Saved data entries

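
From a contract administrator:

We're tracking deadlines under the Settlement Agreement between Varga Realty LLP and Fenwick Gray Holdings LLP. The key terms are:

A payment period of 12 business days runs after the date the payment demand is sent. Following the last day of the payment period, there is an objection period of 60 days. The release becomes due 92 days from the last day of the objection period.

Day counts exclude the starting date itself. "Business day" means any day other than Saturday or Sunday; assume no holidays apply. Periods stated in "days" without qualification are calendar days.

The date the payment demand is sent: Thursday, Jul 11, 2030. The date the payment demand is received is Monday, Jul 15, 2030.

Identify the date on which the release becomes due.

Dec 28, 2030

The last day of the payment period: 12 business days after Thursday, Jul 11, 2030, skipping weekends — Jul 12, Jul 15, Jul 16, Jul 17, …, Jul 25, Jul 26, Jul 29 — lands on Monday, Jul 29, 2030.
The last day of the objection period: 60 calendar days after Jul 29, 2030 is Sep 27, 2030.
The date on which the release becomes due: 92 calendar days after Sep 27, 2030 is Dec 28, 2030.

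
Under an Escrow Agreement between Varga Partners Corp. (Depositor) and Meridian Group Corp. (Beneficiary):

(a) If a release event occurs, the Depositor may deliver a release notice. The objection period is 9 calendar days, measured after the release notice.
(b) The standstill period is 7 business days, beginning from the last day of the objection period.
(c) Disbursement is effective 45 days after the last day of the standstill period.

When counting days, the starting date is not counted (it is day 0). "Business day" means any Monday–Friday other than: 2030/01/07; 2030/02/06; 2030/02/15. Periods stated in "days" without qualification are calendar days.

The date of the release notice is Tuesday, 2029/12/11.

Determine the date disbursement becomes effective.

2030/02/14

The last day of the objection period: 9 calendar days after 2029/12/11 is 2029/12/20.
The last day of the standstill period: counting 7 business days from Thursday, 2029/12/20 (Dec 21, Dec 24, Dec 25, Dec 26, Dec 27, Dec 28, Dec 31, skipping weekends) reaches Monday, 2029/12/31.
The date disbursement becomes effective: 2029/12/31 + 45 days = 2030/02/14.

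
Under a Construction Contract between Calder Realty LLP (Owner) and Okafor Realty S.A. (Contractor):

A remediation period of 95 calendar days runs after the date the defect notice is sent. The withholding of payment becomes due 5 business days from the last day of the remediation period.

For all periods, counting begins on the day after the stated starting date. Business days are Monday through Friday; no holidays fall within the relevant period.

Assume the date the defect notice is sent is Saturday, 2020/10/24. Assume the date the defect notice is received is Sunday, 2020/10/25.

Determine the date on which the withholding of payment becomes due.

2021/02/03

Adding 95 calendar days to 2020/10/24 gives 2021/01/27, which is the last day of the remediation period.
The date on which the withholding of payment becomes due: 5 business days after Wednesday, 2021/01/27, skipping weekends — Jan 28, Jan 29, Feb 1, Feb 2, Feb 3 — lands on Wednesday, 2021/02/03.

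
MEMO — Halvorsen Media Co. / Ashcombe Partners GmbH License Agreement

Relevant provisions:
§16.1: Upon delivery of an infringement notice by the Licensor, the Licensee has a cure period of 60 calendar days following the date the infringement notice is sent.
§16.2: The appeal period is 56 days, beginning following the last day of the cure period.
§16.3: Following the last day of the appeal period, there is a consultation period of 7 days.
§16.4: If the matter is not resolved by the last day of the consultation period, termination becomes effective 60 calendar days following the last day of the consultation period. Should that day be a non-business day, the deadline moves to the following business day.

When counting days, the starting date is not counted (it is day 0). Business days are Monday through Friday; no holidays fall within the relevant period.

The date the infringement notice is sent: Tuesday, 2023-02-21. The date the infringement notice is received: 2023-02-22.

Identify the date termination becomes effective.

The last day of the cure period: 60 calendar days after 2023-02-21 is 2023-04-22.
The last day of the appeal period: 56 calendar days after 2023-04-22 is 2023-06-17.
The last day of the consultation period: 2023-06-17 + 7 days = 2023-06-24.
Adding 60 calendar days to 2023-06-24 gives 2023-08-23, which is the date termination becomes effective. 2023-08-23 is a Wednesday, so no roll-forward applies.

2023-08-23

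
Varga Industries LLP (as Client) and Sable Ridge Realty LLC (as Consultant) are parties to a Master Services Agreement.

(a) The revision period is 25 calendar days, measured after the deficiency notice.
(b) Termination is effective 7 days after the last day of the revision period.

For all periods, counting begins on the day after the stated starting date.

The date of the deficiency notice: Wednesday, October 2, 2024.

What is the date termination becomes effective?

The last day of the revision period: 25 calendar days after October 2, 2024 is October 27, 2024.
The date termination becomes effective: 7 calendar days after October 27, 2024 is November 3, 2024.

November 3, 2024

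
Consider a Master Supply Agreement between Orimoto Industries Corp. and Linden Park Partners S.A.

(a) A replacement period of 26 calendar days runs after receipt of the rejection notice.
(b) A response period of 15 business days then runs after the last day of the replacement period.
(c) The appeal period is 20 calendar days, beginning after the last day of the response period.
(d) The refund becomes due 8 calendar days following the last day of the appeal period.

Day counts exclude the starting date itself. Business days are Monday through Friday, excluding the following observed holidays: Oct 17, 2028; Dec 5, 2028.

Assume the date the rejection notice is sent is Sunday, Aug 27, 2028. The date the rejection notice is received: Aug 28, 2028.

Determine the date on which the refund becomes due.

Nov 10, 2028

Adding 26 calendar days to Aug 28, 2028 gives Sep 23, 2028, which is the last day of the replacement period.
The last day of the response period: counting 15 business days from Saturday, Sep 23, 2028 (Sep 25, Sep 26, Sep 27, Sep 28, …, Oct 11, Oct 12, Oct 13, skipping weekends) reaches Friday, Oct 13, 2028.
The last day of the appeal period: 20 calendar days after Oct 13, 2028 is Nov 2, 2028.
The date on which the refund becomes due: Nov 2, 2028 + 8 days = Nov 10, 2028.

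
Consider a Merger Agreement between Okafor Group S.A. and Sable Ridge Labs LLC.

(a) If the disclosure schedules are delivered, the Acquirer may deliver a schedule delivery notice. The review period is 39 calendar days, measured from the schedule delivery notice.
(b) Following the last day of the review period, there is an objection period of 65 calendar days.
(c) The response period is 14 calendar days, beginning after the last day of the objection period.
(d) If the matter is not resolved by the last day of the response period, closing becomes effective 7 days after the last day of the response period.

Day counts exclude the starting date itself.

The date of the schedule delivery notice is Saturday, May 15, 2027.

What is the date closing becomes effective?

Adding 39 calendar days to May 15, 2027 gives Jun 23, 2027, which is the last day of the review period.
The last day of the objection period: Jun 23, 2027 + 65 days = Aug 27, 2027.
Adding 14 calendar days to Aug 27, 2027 gives Sep 10, 2027, which is the last day of the response period.
The date closing becomes effective: 7 calendar days after Sep 10, 2027 is Sep 17, 2027.

Sep 17, 2027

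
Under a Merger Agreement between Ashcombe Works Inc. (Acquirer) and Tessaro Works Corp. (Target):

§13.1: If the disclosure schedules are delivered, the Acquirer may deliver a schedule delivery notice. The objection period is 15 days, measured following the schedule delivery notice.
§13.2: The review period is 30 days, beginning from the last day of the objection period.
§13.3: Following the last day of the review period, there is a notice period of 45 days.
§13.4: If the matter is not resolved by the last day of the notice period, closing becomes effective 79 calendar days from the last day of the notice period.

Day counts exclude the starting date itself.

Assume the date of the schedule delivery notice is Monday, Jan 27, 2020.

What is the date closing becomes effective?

Jul 14, 2020

Adding 15 calendar days to Jan 27, 2020 gives Feb 11, 2020, which is the last day of the objection period.
The last day of the review period: Feb 11, 2020 + 30 days = Mar 12, 2020.
Adding 45 calendar days to Mar 12, 2020 gives Apr 26, 2020, which is the last day of the notice period.
The date closing becomes effective: 79 calendar days after Apr 26, 2020 is Jul 14, 2020.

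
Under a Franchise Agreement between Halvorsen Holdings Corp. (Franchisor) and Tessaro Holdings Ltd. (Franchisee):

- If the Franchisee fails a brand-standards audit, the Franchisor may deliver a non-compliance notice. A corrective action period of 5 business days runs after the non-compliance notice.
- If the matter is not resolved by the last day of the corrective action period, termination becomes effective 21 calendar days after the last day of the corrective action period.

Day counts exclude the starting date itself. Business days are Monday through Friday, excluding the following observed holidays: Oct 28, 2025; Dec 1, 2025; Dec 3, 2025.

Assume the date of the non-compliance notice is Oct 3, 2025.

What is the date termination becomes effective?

From Friday, Oct 3, 2025, 5 business days (Oct 6, Oct 7, Oct 8, Oct 9, Oct 10, skipping weekends) brings us to Friday, Oct 10, 2025, which is the last day of the corrective action period.
The date termination becomes effective: Oct 10, 2025 + 21 days = Oct 31, 2025.

Oct 31, 2025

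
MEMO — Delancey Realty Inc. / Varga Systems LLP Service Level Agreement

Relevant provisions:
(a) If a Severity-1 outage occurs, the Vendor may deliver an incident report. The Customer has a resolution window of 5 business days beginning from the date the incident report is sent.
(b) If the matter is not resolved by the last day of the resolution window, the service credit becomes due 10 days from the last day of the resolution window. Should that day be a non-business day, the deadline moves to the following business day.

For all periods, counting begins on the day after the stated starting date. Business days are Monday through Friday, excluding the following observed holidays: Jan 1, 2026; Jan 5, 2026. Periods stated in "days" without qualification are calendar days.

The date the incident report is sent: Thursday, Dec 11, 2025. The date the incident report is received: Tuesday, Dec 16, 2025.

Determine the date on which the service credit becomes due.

From Thursday, Dec 11, 2025, 5 business days (Dec 12, Dec 15, Dec 16, Dec 17, Dec 18, skipping weekends) brings us to Thursday, Dec 18, 2025, which is the last day of the resolution window.
The date on which the service credit becomes due: 10 calendar days after Dec 18, 2025 is Dec 28, 2025. That falls on a Sunday, so it rolls to the next business day, Monday, Dec 29, 2025.

Dec 29, 2025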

What is needed ::
Quote exactly the stretch of lines above that starts at the first one and ends at the line with "The date the payment demand is sent: Thursday, Jul", and nothing beyond it.

Written response ::
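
From a contract administrator:

We're tracking deadlines under the Settlement Agreement between Varga Realty LLP and Fenwick Gray Holdings LLP. The key terms are:

A payment period of 12 business days runs after the date the payment demand is sent. Following the last day of the payment period, there is an objection period of 60 days. The release becomes due 92 days from the last day of the objection period.

Day counts exclude the starting date itself. "Business day" means any day other than Saturday or Sunday; assume no holidays apply. Periods stated in "days" without qualification are calendar days.

The date the payment demand is sent: Thursday, Jul 11, 2030. The date the payment demand is received is Monday, Jul 15, 2030.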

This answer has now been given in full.